### Task description
Transcribe, exactly and in full, every line from the one including "A longitude band" to the end of the listing.

::: Raw data

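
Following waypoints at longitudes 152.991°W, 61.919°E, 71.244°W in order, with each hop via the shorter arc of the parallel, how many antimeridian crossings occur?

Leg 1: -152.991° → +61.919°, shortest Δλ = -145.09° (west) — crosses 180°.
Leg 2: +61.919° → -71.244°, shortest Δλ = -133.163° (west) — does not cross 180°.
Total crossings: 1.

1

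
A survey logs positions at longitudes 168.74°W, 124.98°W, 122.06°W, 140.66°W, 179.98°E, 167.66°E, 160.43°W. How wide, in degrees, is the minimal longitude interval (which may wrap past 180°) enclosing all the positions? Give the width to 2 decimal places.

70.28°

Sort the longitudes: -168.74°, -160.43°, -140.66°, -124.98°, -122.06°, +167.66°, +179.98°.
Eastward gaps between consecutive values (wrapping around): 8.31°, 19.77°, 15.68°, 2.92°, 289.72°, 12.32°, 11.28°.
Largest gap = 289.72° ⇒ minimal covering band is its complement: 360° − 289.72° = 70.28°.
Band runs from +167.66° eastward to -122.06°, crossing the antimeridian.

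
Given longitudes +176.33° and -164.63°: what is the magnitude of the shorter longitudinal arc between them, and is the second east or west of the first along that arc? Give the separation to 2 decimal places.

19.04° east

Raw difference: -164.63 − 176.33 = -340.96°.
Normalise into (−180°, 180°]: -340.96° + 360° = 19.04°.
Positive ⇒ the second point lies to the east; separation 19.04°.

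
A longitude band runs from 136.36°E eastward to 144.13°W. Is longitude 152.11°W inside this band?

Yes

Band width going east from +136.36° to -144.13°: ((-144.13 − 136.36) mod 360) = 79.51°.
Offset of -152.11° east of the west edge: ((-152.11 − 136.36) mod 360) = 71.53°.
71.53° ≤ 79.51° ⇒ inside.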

::::::

### Response
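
A longitude band runs from 136.36°E eastward to 144.13°W. Is longitude 152.11°W inside this band?

Yes

Band width going east from +136.36° to -144.13°: ((-144.13 − 136.36) mod 360) = 79.51°.
Offset of -152.11° east of the west edge: ((-152.11 − 136.36) mod 360) = 71.53°.
71.53° ≤ 79.51° ⇒ inside.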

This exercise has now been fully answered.